> _Work task_:
Your output should be the entries below, from the first line up to and including the line with "- The receipt followed the voucher.", reproduced exactly and with no other lines.

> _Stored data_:

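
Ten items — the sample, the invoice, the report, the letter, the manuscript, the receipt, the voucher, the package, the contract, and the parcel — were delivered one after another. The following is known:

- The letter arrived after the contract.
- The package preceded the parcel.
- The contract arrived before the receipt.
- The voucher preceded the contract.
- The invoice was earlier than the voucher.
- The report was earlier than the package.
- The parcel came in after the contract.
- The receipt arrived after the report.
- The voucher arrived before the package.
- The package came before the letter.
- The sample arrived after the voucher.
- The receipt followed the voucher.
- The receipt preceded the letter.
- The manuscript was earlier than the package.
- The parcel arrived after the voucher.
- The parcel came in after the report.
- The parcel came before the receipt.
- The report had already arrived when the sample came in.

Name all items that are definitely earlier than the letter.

the contract, the invoice, the manuscript, the package, the parcel, the receipt, the report, the voucher

Directly stated before the letter: the contract, the package, and the receipt.
The invoice reaches the letter via the invoice → the voucher → the receipt → the letter.
The manuscript reaches the letter via the manuscript → the package → the letter.
The parcel reaches the letter via the parcel → the receipt → the letter.
Likewise the report and the voucher each reach the letter by chaining the stated constraints.
No chain forces the sample ahead of the letter.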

> _Written response_:
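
Ten items — the sample, the invoice, the report, the letter, the manuscript, the receipt, the voucher, the package, the contract, and the parcel — were delivered one after another. The following is known:

- The letter arrived after the contract.
- The package preceded the parcel.
- The contract arrived before the receipt.
- The voucher preceded the contract.
- The invoice was earlier than the voucher.
- The report was earlier than the package.
- The parcel came in after the contract.
- The receipt arrived after the report.
- The voucher arrived before the package.
- The package came before the letter.
- The sample arrived after the voucher.
- The receipt followed the voucher.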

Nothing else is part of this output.